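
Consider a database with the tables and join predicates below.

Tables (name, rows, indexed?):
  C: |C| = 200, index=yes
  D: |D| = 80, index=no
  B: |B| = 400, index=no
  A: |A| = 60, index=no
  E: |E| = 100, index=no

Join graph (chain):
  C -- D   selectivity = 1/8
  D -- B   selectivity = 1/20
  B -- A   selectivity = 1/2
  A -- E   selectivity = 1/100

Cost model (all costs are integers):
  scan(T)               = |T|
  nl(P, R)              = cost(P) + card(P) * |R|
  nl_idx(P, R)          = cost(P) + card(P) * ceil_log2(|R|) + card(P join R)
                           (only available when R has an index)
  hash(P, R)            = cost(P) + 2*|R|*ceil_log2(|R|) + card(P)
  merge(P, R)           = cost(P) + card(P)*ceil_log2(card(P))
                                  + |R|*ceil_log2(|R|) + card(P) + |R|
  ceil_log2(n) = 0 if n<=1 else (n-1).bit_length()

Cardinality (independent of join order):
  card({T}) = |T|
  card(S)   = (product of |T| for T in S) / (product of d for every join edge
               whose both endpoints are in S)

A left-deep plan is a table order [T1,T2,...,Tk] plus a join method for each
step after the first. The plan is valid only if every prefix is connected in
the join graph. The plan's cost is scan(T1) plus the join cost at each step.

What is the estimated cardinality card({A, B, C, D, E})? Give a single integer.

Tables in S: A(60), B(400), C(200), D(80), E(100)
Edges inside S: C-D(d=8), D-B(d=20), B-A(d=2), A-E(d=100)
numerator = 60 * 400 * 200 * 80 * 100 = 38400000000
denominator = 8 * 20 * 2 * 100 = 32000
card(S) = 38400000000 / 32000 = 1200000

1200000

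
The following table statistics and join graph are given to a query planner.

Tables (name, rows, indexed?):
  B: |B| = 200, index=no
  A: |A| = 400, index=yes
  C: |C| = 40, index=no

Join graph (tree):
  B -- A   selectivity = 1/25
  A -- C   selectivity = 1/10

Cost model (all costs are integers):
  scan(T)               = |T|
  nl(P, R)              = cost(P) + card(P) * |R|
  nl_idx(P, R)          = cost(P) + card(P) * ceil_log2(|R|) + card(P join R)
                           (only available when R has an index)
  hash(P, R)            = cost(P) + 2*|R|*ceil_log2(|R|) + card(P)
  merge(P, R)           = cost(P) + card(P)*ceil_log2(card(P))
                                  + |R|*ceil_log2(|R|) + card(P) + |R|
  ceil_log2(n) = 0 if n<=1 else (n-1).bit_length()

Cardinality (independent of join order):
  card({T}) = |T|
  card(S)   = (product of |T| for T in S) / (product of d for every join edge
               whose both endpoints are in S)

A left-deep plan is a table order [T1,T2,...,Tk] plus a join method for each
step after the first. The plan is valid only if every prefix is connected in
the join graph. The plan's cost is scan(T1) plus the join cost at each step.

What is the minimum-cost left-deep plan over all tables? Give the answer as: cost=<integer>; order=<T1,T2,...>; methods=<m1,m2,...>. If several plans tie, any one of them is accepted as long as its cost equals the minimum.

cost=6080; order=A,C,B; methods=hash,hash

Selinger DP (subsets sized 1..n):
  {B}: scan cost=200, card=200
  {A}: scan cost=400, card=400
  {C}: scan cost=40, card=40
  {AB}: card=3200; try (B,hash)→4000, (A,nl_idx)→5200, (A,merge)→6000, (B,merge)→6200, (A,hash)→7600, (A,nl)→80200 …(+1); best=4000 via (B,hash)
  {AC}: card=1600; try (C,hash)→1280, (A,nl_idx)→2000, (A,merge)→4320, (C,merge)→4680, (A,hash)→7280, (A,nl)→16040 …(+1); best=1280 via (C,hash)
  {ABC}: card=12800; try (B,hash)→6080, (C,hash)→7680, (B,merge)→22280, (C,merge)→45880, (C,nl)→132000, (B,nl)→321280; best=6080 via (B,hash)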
+++
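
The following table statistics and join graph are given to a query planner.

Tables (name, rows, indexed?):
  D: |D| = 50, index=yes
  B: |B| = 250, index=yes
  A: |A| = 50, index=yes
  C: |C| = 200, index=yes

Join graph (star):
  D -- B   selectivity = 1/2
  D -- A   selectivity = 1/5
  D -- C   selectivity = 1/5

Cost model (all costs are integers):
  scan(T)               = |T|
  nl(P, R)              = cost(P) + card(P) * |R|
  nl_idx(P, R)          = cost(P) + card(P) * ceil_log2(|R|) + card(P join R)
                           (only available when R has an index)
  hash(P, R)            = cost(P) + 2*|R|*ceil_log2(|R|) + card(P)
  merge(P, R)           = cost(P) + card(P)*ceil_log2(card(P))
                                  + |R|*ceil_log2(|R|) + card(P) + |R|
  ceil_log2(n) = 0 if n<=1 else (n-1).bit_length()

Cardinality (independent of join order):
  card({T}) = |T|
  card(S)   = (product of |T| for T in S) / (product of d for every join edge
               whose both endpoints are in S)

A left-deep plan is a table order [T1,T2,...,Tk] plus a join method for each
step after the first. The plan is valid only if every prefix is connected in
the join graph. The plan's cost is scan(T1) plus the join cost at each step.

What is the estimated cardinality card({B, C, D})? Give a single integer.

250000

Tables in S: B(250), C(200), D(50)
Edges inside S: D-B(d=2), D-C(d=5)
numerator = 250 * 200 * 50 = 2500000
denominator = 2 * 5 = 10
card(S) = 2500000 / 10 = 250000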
+++
> Task goal:
Transcribe the lines above between the line holding "Consider a database" and the line holding "selectivity = 1/20", inclusive, exactly as they stand and with nothing added.

> Completed exercise:
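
Consider a database with the tables and join predicates below.

Tables (name, rows, indexed?):
  C: |C| = 200, index=yes
  D: |D| = 80, index=no
  B: |B| = 400, index=no
  A: |A| = 60, index=no
  E: |E| = 100, index=no

Join graph (chain):
  C -- D   selectivity = 1/8
  D -- B   selectivity = 1/20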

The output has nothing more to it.